Start of Block

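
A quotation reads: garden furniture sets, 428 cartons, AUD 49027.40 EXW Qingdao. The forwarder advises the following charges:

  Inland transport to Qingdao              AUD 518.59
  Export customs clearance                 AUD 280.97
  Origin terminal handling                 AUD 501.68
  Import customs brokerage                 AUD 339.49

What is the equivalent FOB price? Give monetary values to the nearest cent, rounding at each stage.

Not relevant to the conversion: brokerage — on the buyer under both terms; not part of either seller's price.
From EXW to FOB, the seller additionally bears: inland to port, export clearance, origin terminal.
FOB price = 49027.40 + 518.59 + 280.97 + 501.68 = 50328.64

FOB price: AUD 50328.64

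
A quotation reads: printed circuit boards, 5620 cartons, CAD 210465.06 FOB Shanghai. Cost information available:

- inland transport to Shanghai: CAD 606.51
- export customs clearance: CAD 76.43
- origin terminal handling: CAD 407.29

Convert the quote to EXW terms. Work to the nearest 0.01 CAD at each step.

From FOB to EXW, the seller no longer bears: inland to port, export clearance, origin terminal.
EXW price = 210465.06 − 606.51 − 76.43 − 407.29 = 209374.83

EXW price: CAD 209374.83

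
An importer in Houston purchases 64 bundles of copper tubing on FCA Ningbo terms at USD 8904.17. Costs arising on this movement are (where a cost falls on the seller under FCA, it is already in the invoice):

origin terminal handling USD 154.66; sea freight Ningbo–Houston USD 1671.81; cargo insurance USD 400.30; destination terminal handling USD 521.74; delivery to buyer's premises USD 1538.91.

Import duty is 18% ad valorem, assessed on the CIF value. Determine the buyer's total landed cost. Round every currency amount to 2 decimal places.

Total landed cost: USD 15195.16

FCA: the seller delivers export-cleared goods to the carrier; the buyer bears costs from that point.
CIF value = FCA price + origin terminal + freight + insurance = 8904.17 + 154.66 + 1671.81 + 400.30 = 11130.94
Import duty = 11130.94 × 18% = 2003.57
Buyer bears: origin terminal 154.66 + freight 1671.81 + insurance 400.30 + destination terminal 521.74 + delivery 1538.91 + duty 2003.57 = 6290.99
Landed cost = invoice 8904.17 + 6290.99 = 15195.16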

End of Block

### WHAT IS BEING ASKED
Each record should be given again exactly as it reads.

### SOLVED EXERCISE
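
A quotation reads: garden furniture sets, 428 cartons, AUD 49027.40 EXW Qingdao. The forwarder advises the following charges:

  Inland transport to Qingdao              AUD 518.59
  Export customs clearance                 AUD 280.97
  Origin terminal handling                 AUD 501.68
  Import customs brokerage                 AUD 339.49

What is the equivalent FOB price? Give monetary values to the nearest cent, rounding at each stage.

Not relevant to the conversion: brokerage — on the buyer under both terms; not part of either seller's price.
From EXW to FOB, the seller additionally bears: inland to port, export clearance, origin terminal.
FOB price = 49027.40 + 518.59 + 280.97 + 501.68 = 50328.64

FOB price: AUD 50328.64

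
A quotation reads: printed circuit boards, 5620 cartons, CAD 210465.06 FOB Shanghai. Cost information available:

- inland transport to Shanghai: CAD 606.51
- export customs clearance: CAD 76.43
- origin terminal handling: CAD 407.29

Convert the quote to EXW terms. Work to the nearest 0.01 CAD at each step.

From FOB to EXW, the seller no longer bears: inland to port, export clearance, origin terminal.
EXW price = 210465.06 − 606.51 − 76.43 − 407.29 = 209374.83

EXW price: CAD 209374.83

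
An importer in Houston purchases 64 bundles of copper tubing on FCA Ningbo terms at USD 8904.17. Costs arising on this movement are (where a cost falls on the seller under FCA, it is already in the invoice):

origin terminal handling USD 154.66; sea freight Ningbo–Houston USD 1671.81; cargo insurance USD 400.30; destination terminal handling USD 521.74; delivery to buyer's premises USD 1538.91.

Import duty is 18% ad valorem, assessed on the CIF value. Determine the buyer's total landed cost. Round every currency amount to 2 decimal places.

Total landed cost: USD 15195.16

FCA: the seller delivers export-cleared goods to the carrier; the buyer bears costs from that point.
CIF value = FCA price + origin terminal + freight + insurance = 8904.17 + 154.66 + 1671.81 + 400.30 = 11130.94
Import duty = 11130.94 × 18% = 2003.57
Buyer bears: origin terminal 154.66 + freight 1671.81 + insurance 400.30 + destination terminal 521.74 + delivery 1538.91 + duty 2003.57 = 6290.99
Landed cost = invoice 8904.17 + 6290.99 = 15195.16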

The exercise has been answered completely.